[Stored data]
________________
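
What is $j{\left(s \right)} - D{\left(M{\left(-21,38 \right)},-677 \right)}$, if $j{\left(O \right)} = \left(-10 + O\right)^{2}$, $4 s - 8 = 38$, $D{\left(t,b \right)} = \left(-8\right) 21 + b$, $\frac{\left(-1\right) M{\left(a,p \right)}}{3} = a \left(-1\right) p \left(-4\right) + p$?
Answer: $\frac{3389}{4} \approx 847.25$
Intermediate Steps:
$M{\left(a,p \right)} = - 3 p - 12 a p$ ($M{\left(a,p \right)} = - 3 \left(a \left(-1\right) p \left(-4\right) + p\right) = - 3 \left(- a p \left(-4\right) + p\right) = - 3 \left(4 a p + p\right) = - 3 \left(p + 4 a p\right) = - 3 p - 12 a p$)
$D{\left(t,b \right)} = -168 + b$
$s = \frac{23}{2}$ ($s = 2 + \frac{1}{4} \cdot 38 = 2 + \frac{19}{2} = \frac{23}{2} \approx 11.5$)
$j{\left(s \right)} - D{\left(M{\left(-21,38 \right)},-677 \right)} = \left(-10 + \frac{23}{2}\right)^{2} - \left(-168 - 677\right) = \left(\frac{3}{2}\right)^{2} - -845 = \frac{9}{4} + 845 = \frac{3389}{4}$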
________________
● Your objective: Your answer must be the complete data, repeated word for word.

● Written answer:
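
What is $j{\left(s \right)} - D{\left(M{\left(-21,38 \right)},-677 \right)}$, if $j{\left(O \right)} = \left(-10 + O\right)^{2}$, $4 s - 8 = 38$, $D{\left(t,b \right)} = \left(-8\right) 21 + b$, $\frac{\left(-1\right) M{\left(a,p \right)}}{3} = a \left(-1\right) p \left(-4\right) + p$?
Answer: $\frac{3389}{4} \approx 847.25$
Intermediate Steps:
$M{\left(a,p \right)} = - 3 p - 12 a p$ ($M{\left(a,p \right)} = - 3 \left(a \left(-1\right) p \left(-4\right) + p\right) = - 3 \left(- a p \left(-4\right) + p\right) = - 3 \left(4 a p + p\right) = - 3 \left(p + 4 a p\right) = - 3 p - 12 a p$)
$D{\left(t,b \right)} = -168 + b$
$s = \frac{23}{2}$ ($s = 2 + \frac{1}{4} \cdot 38 = 2 + \frac{19}{2} = \frac{23}{2} \approx 11.5$)
$j{\left(s \right)} - D{\left(M{\left(-21,38 \right)},-677 \right)} = \left(-10 + \frac{23}{2}\right)^{2} - \left(-168 - 677\right) = \left(\frac{3}{2}\right)^{2} - -845 = \frac{9}{4} + 845 = \frac{3389}{4}$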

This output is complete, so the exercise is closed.